BEGIN
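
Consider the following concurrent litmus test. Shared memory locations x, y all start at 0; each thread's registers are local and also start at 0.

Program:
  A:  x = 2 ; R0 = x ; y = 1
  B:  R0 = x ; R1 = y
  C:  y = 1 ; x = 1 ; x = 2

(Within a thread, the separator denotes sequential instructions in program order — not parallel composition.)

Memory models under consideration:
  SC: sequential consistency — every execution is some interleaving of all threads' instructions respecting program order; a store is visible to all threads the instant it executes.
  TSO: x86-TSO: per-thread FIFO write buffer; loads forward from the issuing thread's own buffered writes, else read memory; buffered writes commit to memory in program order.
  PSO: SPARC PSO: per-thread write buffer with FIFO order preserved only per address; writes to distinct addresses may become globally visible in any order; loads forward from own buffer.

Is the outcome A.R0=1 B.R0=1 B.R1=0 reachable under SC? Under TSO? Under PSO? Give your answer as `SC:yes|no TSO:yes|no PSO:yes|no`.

SC:no TSO:no PSO:yes

outcome vector order: (A.R0,B.R0,B.R1)
under SC → 100; 101; 111; 120; 121; 200; 201; 211; 220; 221
under TSO → 100; 101; 111; 120; 121; 200; 201; 211; 220; 221
under PSO → 100; 101; 110; 111; 120; 121; 200; 201; 210; 211; 220; 221
target 110 ∈ {PSO}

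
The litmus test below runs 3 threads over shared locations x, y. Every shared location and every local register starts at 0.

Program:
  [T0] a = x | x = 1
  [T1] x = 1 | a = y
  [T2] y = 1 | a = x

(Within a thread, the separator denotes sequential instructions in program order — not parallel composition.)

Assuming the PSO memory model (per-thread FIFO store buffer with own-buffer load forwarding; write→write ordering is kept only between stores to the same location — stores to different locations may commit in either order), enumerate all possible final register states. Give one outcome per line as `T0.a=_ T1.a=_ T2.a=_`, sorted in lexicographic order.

outcome vector order: (T0.a,T1.a,T2.a)
|PSO outcomes| = 8

T0.a=0 T1.a=0 T2.a=0
T0.a=0 T1.a=0 T2.a=1
T0.a=0 T1.a=1 T2.a=0
T0.a=0 T1.a=1 T2.a=1
T0.a=1 T1.a=0 T2.a=0
T0.a=1 T1.a=0 T2.a=1
T0.a=1 T1.a=1 T2.a=0
T0.a=1 T1.a=1 T2.a=1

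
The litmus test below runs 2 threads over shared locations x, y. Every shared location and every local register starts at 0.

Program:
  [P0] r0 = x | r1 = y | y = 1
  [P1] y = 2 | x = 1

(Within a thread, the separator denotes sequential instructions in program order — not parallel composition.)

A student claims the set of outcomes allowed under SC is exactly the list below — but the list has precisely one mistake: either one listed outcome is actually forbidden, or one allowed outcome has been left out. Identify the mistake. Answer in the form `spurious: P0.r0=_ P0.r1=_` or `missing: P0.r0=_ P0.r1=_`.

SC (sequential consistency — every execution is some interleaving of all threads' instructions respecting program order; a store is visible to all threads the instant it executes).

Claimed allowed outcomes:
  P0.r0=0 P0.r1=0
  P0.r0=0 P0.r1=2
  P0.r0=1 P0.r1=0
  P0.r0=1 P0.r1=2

spurious: P0.r0=1 P0.r1=0

outcome vector order: (P0.r0,P0.r1)
under SC → 00, 02, 12
claimed∖SC = {10}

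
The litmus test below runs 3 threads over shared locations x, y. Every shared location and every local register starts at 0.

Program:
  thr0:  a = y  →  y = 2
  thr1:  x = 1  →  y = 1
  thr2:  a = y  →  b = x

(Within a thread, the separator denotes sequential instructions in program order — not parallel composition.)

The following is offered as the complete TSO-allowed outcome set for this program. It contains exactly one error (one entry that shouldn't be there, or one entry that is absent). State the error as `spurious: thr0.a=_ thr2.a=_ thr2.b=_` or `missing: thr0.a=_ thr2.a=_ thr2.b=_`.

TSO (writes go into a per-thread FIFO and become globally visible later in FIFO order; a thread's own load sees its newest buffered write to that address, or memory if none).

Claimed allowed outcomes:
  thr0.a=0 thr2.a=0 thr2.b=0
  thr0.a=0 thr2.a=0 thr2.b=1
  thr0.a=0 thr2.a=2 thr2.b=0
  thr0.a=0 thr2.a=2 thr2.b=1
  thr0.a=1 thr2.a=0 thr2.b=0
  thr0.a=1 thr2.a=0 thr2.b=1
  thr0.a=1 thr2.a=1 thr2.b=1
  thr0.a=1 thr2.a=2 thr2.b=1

missing: thr0.a=0 thr2.a=1 thr2.b=1

outcome vector order: (thr0.a,thr2.a,thr2.b)
TSO (9): 0/0/0 0/0/1 0/1/1 0/2/0 0/2/1 1/0/0 1/0/1 1/1/1 1/2/1
TSO∖claimed = {0/1/1}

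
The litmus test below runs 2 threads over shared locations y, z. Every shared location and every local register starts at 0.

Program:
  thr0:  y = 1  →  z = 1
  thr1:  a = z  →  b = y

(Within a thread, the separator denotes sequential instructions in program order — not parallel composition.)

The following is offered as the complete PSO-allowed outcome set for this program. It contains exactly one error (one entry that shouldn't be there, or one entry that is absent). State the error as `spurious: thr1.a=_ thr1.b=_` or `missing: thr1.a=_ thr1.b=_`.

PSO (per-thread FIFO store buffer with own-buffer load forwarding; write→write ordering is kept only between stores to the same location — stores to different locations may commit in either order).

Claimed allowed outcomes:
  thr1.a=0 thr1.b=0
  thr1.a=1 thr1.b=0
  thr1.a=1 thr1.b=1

outcome vector order: (thr1.a,thr1.b)
under PSO → <0 0> <0 1> <1 0> <1 1>
PSO∖claimed = {<0 1>}

missing: thr1.a=0 thr1.b=1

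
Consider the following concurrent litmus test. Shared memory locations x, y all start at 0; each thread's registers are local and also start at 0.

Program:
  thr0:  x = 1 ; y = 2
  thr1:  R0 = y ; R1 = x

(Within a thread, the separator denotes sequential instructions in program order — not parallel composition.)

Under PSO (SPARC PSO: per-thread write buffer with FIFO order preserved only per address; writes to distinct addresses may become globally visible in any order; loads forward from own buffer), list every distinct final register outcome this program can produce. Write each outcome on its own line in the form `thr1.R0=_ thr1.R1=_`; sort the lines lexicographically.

outcome vector order: (thr1.R0,thr1.R1)
|PSO outcomes| = 4

thr1.R0=0 thr1.R1=0
thr1.R0=0 thr1.R1=1
thr1.R0=2 thr1.R1=0
thr1.R0=2 thr1.R1=1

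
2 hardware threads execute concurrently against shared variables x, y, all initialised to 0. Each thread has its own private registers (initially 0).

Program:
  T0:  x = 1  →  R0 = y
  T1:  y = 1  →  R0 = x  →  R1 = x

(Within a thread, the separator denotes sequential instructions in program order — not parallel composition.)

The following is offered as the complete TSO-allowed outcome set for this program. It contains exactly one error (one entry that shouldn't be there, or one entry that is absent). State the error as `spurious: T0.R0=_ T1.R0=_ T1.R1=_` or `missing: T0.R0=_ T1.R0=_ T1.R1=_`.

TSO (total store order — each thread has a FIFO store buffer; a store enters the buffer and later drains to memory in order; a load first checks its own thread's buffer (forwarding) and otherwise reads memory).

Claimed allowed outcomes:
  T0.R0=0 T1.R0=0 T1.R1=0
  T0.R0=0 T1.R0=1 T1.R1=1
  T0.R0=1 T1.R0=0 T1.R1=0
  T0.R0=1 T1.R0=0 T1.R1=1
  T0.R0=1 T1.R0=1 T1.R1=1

missing: T0.R0=0 T1.R0=0 T1.R1=1

outcome vector order: (T0.R0,T1.R0,T1.R1)
TSO: 6 outcomes — {0/0/0 0/0/1 0/1/1 1/0/0 1/0/1 1/1/1}
TSO∖claimed = {0/0/1}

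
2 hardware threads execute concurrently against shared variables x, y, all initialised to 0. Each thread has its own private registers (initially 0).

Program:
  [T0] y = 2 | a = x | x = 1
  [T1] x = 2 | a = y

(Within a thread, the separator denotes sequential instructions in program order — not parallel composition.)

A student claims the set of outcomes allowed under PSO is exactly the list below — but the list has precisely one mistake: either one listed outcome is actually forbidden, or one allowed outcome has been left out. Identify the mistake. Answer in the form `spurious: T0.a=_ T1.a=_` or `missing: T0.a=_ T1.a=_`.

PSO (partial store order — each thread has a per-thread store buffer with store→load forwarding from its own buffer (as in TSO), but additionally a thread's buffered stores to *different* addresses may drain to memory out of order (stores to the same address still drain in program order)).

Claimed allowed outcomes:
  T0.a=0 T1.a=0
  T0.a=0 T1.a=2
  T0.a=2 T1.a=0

outcome vector order: (T0.a,T1.a)
PSO (4): <0 0>, <0 2>, <2 0>, <2 2>
PSO∖claimed = {<2 2>}

missing: T0.a=2 T1.a=2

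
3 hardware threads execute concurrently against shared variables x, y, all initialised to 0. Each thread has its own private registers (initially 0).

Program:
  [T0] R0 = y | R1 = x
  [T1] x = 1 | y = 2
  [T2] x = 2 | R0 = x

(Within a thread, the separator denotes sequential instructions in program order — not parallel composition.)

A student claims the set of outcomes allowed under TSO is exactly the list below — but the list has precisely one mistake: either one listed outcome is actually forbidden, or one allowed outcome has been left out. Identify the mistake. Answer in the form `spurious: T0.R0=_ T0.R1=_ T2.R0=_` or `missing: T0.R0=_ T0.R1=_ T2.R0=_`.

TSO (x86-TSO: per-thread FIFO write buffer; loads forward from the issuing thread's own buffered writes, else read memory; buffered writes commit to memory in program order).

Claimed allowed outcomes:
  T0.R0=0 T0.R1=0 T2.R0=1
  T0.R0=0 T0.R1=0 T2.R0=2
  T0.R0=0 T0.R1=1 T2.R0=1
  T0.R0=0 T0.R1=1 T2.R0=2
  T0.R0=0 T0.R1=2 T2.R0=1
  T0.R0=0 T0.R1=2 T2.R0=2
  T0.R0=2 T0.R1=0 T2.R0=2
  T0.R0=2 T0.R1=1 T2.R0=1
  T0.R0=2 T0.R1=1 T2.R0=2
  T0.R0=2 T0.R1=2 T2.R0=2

outcome vector order: (T0.R0,T0.R1,T2.R0)
TSO (9): 0/0/1, 0/0/2, 0/1/1, 0/1/2, 0/2/1, 0/2/2, 2/1/1, 2/1/2, 2/2/2
claimed∖TSO = {2/0/2}

spurious: T0.R0=2 T0.R1=0 T2.R0=2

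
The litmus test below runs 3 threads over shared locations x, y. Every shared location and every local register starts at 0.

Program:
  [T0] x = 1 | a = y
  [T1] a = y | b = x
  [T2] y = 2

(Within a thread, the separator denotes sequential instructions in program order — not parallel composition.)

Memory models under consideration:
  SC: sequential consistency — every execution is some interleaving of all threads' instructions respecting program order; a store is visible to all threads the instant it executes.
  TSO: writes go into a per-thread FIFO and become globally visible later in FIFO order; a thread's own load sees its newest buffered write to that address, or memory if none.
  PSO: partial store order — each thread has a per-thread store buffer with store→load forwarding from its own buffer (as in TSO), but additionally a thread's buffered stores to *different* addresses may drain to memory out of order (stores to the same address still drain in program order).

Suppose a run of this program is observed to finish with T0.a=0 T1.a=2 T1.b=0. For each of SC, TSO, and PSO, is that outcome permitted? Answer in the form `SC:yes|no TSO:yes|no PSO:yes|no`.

SC:no TSO:yes PSO:yes

outcome vector order: (T0.a,T1.a,T1.b)
under SC → 0/0/0 0/0/1 0/2/1 2/0/0 2/0/1 2/2/0 2/2/1
under TSO → 0/0/0 0/0/1 0/2/0 0/2/1 2/0/0 2/0/1 2/2/0 2/2/1
under PSO → 0/0/0 0/0/1 0/2/0 0/2/1 2/0/0 2/0/1 2/2/0 2/2/1
target 0/2/0 ∈ {TSO,PSO}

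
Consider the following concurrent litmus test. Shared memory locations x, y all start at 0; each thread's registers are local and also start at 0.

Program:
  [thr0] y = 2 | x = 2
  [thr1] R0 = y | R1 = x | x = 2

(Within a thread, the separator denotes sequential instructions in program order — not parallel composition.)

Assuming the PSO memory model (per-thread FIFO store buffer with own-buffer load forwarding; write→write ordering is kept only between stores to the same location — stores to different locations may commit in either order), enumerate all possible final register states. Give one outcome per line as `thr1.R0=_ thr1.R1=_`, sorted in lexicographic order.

outcome vector order: (thr1.R0,thr1.R1)
|PSO outcomes| = 4

thr1.R0=0 thr1.R1=0
thr1.R0=0 thr1.R1=2
thr1.R0=2 thr1.R1=0
thr1.R0=2 thr1.R1=2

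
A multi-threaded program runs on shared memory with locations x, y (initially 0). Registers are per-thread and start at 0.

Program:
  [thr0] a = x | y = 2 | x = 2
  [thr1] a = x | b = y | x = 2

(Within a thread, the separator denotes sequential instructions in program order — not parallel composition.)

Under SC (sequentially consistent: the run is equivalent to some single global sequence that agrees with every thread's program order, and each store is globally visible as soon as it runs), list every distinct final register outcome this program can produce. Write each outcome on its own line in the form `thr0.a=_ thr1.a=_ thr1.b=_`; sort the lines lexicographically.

outcome vector order: (thr0.a,thr1.a,thr1.b)
|SC outcomes| = 4

thr0.a=0 thr1.a=0 thr1.b=0
thr0.a=0 thr1.a=0 thr1.b=2
thr0.a=0 thr1.a=2 thr1.b=2
thr0.a=2 thr1.a=0 thr1.b=0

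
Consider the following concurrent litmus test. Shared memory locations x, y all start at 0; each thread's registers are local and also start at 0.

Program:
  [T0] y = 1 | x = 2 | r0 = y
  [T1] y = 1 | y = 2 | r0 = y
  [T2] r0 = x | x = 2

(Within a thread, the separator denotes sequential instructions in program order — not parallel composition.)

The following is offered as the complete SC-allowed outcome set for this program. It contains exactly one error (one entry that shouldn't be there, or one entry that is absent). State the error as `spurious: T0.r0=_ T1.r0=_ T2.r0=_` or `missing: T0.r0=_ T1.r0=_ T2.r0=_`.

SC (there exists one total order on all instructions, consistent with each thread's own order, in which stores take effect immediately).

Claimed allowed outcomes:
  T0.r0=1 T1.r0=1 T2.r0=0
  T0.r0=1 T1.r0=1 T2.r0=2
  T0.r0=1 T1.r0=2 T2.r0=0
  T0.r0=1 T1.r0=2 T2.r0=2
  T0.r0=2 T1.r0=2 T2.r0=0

outcome vector order: (T0.r0,T1.r0,T2.r0)
SC: 6 outcomes — {(1,1,0); (1,1,2); (1,2,0); (1,2,2); (2,2,0); (2,2,2)}
SC∖claimed = {(2,2,2)}

missing: T0.r0=2 T1.r0=2 T2.r0=2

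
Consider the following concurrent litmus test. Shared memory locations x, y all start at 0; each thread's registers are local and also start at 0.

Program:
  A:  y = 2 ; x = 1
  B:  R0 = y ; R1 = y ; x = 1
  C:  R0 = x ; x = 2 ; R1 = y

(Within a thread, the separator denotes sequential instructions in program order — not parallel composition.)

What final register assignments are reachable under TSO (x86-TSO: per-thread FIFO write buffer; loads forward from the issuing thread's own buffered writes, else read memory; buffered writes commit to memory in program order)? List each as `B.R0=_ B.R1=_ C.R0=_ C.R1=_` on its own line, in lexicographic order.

B.R0=0 B.R1=0 C.R0=0 C.R1=0
B.R0=0 B.R1=0 C.R0=0 C.R1=2
B.R0=0 B.R1=0 C.R0=1 C.R1=0
B.R0=0 B.R1=0 C.R0=1 C.R1=2
B.R0=0 B.R1=2 C.R0=0 C.R1=0
B.R0=0 B.R1=2 C.R0=0 C.R1=2
B.R0=0 B.R1=2 C.R0=1 C.R1=2
B.R0=2 B.R1=2 C.R0=0 C.R1=0
B.R0=2 B.R1=2 C.R0=0 C.R1=2
B.R0=2 B.R1=2 C.R0=1 C.R1=2

outcome vector order: (B.R0,B.R1,C.R0,C.R1)
|TSO outcomes| = 10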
END
» **WHAT YOU WILL DO**
Start at the first line of the data above. Stop after the line containing "PSO: SPARC PSO: per-thread", reproducing each line exactly and adding nothing.

» **RESPONSE FOR THIS EXERCISE**
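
Consider the following concurrent litmus test. Shared memory locations x, y all start at 0; each thread's registers are local and also start at 0.

Program:
  A:  x = 2 ; R0 = x ; y = 1
  B:  R0 = x ; R1 = y
  C:  y = 1 ; x = 1 ; x = 2

(Within a thread, the separator denotes sequential instructions in program order — not parallel composition.)

Memory models under consideration:
  SC: sequential consistency — every execution is some interleaving of all threads' instructions respecting program order; a store is visible to all threads the instant it executes.
  TSO: x86-TSO: per-thread FIFO write buffer; loads forward from the issuing thread's own buffered writes, else read memory; buffered writes commit to memory in program order.
  PSO: SPARC PSO: per-thread write buffer with FIFO order preserved only per address; writes to distinct addresses may become globally visible in any order; loads forward from own buffer.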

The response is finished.